- EXERCISE
Below is a block of entries; repeat exactly the lines starting at the line that contains "Determine which of" and ending at the line that contains "String 4: MDx9jgS8", both included.

● ● ● ● ● ● ●

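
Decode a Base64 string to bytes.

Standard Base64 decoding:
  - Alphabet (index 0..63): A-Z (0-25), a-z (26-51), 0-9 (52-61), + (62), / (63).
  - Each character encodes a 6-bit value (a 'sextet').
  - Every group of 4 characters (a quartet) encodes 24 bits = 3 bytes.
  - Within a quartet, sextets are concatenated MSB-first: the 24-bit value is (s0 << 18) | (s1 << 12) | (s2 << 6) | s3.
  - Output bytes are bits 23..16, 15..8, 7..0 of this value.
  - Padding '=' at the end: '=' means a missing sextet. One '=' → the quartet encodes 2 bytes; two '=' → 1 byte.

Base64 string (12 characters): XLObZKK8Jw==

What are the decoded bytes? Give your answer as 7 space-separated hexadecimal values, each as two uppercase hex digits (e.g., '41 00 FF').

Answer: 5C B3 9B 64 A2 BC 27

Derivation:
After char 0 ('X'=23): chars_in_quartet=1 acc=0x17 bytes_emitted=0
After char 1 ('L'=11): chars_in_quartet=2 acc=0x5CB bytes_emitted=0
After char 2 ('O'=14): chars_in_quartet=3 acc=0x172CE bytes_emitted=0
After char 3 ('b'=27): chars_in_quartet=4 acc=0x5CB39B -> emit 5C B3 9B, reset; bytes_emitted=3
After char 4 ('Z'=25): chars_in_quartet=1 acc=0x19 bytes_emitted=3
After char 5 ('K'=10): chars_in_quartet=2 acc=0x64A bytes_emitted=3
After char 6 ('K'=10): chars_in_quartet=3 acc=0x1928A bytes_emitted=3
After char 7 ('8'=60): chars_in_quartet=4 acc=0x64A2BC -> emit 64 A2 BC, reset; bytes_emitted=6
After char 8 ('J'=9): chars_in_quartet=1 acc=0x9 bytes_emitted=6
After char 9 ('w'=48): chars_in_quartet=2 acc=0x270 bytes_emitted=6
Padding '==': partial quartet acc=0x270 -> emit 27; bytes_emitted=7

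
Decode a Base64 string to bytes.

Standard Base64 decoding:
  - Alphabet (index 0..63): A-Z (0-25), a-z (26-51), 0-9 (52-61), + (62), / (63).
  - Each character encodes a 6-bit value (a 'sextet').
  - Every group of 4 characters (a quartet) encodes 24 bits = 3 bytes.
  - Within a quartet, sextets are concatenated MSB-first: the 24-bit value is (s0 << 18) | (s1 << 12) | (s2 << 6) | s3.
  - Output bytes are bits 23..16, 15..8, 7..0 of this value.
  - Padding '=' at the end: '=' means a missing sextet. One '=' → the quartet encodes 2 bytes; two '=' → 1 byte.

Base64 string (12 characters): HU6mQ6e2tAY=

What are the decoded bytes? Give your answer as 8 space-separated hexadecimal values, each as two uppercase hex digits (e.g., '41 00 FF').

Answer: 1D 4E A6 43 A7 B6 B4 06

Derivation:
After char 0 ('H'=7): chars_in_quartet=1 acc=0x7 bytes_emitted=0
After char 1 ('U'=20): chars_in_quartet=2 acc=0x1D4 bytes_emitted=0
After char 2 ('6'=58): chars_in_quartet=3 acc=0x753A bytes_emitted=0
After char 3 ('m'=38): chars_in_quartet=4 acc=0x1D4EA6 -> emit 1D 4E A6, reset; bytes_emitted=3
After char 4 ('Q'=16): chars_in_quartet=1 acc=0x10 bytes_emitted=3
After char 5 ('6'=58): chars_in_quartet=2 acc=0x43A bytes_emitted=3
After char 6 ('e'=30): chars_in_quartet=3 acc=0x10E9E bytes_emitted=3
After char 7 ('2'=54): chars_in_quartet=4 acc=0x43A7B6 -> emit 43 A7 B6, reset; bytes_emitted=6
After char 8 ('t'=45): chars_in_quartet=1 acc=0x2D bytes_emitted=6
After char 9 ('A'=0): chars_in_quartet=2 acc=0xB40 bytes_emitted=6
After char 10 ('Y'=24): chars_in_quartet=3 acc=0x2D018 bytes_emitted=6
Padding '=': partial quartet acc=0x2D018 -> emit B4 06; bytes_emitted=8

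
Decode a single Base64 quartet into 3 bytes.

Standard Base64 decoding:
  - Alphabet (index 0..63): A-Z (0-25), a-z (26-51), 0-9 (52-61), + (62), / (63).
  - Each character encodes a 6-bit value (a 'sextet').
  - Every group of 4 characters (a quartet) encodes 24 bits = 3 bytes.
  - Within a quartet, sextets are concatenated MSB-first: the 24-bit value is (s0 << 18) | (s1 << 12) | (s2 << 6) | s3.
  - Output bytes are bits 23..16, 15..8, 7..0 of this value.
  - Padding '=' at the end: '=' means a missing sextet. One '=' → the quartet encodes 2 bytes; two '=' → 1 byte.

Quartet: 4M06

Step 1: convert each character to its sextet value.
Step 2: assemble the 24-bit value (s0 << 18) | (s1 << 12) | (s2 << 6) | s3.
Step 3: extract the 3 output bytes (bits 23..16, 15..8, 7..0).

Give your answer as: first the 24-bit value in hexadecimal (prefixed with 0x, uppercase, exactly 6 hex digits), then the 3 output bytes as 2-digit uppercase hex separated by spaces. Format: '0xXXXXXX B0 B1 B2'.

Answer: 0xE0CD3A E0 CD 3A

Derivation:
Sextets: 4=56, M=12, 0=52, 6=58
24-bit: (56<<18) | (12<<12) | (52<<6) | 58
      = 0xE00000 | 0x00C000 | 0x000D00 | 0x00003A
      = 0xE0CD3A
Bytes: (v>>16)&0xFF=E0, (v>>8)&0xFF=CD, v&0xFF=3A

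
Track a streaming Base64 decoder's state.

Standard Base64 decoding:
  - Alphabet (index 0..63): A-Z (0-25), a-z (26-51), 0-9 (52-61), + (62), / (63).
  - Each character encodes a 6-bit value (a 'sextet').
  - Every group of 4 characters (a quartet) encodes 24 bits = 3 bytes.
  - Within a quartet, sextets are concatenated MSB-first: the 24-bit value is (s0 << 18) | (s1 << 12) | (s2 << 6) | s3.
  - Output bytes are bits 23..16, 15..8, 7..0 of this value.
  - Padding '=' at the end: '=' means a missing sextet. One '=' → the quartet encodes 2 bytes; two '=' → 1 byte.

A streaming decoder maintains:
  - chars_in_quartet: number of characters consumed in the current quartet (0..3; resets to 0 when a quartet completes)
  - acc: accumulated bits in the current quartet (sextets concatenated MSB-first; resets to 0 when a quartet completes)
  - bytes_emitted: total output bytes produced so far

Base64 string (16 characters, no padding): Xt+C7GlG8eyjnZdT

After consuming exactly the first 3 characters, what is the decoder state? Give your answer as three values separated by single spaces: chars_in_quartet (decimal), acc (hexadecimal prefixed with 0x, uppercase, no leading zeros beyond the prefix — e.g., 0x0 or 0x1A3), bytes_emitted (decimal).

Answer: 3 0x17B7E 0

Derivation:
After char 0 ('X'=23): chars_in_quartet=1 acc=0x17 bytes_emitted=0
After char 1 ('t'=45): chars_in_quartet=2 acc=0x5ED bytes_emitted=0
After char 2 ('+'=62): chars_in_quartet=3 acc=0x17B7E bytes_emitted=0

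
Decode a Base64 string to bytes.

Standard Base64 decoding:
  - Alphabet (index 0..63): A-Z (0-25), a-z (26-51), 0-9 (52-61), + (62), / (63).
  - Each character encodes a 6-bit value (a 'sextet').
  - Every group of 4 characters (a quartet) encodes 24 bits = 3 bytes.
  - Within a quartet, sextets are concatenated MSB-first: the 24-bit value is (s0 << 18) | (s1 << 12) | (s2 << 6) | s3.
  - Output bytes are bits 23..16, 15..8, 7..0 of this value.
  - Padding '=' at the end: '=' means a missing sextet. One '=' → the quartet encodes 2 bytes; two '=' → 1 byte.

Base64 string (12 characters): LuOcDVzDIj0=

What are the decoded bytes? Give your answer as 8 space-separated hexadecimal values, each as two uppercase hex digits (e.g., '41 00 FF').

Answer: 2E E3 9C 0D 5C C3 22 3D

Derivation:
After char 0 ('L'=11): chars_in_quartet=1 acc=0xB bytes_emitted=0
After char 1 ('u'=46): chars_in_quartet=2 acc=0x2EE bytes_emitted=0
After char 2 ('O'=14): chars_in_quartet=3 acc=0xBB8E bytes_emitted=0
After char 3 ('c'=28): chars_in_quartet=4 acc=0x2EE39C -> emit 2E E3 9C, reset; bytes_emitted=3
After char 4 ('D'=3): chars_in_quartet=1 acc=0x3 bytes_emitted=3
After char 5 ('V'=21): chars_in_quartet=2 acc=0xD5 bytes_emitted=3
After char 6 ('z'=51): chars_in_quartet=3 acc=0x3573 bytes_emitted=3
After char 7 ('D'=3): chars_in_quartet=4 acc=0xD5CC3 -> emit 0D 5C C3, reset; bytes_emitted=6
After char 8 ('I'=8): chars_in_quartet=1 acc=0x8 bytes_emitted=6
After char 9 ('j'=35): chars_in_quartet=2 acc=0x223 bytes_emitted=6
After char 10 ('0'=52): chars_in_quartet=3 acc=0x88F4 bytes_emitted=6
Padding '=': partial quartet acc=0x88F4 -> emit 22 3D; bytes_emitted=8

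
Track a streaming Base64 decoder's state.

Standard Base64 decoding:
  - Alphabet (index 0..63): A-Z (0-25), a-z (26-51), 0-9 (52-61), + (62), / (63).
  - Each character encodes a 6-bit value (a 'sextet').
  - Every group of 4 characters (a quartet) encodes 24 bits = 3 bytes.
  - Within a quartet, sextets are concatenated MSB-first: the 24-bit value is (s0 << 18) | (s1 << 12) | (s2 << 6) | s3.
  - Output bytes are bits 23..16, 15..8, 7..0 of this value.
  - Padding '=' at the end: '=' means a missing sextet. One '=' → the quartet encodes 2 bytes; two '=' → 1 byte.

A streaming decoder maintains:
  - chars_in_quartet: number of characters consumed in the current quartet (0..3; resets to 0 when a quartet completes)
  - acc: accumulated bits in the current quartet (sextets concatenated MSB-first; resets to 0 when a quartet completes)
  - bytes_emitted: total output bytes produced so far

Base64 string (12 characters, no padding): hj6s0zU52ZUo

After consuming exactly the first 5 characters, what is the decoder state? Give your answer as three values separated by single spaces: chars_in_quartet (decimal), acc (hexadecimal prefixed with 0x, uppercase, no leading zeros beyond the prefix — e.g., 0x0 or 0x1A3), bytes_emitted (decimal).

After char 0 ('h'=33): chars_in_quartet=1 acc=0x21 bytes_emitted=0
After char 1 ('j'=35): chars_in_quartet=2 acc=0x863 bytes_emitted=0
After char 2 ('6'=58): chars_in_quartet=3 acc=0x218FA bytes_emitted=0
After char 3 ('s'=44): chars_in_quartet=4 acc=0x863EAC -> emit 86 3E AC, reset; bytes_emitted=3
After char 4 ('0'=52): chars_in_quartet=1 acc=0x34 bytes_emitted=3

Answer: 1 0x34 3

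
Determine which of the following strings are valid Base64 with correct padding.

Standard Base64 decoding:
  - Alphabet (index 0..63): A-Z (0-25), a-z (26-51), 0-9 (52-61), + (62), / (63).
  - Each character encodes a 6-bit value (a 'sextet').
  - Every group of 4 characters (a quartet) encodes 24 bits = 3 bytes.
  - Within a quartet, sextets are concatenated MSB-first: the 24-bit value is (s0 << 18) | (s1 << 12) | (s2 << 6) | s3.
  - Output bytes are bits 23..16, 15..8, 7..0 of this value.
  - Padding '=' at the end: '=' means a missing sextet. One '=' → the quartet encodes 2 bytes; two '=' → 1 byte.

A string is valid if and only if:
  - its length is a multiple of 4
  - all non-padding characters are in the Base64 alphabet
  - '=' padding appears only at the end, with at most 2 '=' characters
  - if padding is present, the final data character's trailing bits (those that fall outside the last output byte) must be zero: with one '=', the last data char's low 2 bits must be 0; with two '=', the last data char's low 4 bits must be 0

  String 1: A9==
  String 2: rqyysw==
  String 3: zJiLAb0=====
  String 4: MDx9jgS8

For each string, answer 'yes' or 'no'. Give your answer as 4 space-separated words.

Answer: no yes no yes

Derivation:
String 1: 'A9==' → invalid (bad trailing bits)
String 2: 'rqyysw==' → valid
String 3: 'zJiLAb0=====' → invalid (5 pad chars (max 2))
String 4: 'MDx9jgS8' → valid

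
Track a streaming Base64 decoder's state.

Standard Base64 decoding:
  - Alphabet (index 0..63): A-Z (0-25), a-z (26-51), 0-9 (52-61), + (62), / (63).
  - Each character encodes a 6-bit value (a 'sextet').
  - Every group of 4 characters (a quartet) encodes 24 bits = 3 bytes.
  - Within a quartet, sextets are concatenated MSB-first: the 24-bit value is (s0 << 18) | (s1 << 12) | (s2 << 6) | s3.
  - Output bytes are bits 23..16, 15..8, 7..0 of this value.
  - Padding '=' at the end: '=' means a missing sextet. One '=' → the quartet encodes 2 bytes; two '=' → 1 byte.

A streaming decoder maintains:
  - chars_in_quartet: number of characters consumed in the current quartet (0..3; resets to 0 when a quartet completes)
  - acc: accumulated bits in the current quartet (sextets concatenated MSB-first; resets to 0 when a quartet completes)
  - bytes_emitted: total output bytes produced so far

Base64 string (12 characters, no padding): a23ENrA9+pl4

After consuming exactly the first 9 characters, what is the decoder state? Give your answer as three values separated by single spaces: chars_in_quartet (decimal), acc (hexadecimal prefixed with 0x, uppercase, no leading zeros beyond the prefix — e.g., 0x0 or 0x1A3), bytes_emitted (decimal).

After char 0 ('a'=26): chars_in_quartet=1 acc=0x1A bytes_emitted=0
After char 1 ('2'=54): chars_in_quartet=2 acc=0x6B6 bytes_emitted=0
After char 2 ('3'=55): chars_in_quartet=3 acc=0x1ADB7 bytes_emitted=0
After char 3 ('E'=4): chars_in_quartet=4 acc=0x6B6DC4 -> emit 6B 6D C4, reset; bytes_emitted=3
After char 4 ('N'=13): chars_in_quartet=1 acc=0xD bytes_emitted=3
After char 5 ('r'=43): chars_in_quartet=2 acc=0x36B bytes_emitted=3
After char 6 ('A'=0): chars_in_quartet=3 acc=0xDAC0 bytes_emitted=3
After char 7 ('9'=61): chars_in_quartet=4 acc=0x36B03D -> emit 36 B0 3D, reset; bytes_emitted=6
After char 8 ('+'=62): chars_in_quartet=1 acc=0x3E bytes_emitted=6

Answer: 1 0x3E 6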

● ● ● ● ● ● ●

- ANSWER BOX
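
Determine which of the following strings are valid Base64 with correct padding.

Standard Base64 decoding:
  - Alphabet (index 0..63): A-Z (0-25), a-z (26-51), 0-9 (52-61), + (62), / (63).
  - Each character encodes a 6-bit value (a 'sextet').
  - Every group of 4 characters (a quartet) encodes 24 bits = 3 bytes.
  - Within a quartet, sextets are concatenated MSB-first: the 24-bit value is (s0 << 18) | (s1 << 12) | (s2 << 6) | s3.
  - Output bytes are bits 23..16, 15..8, 7..0 of this value.
  - Padding '=' at the end: '=' means a missing sextet. One '=' → the quartet encodes 2 bytes; two '=' → 1 byte.

A string is valid if and only if:
  - its length is a multiple of 4
  - all non-padding characters are in the Base64 alphabet
  - '=' padding appears only at the end, with at most 2 '=' characters
  - if padding is present, the final data character's trailing bits (those that fall outside the last output byte) must be zero: with one '=', the last data char's low 2 bits must be 0; with two '=', the last data char's low 4 bits must be 0

  String 1: A9==
  String 2: rqyysw==
  String 3: zJiLAb0=====
  String 4: MDx9jgS8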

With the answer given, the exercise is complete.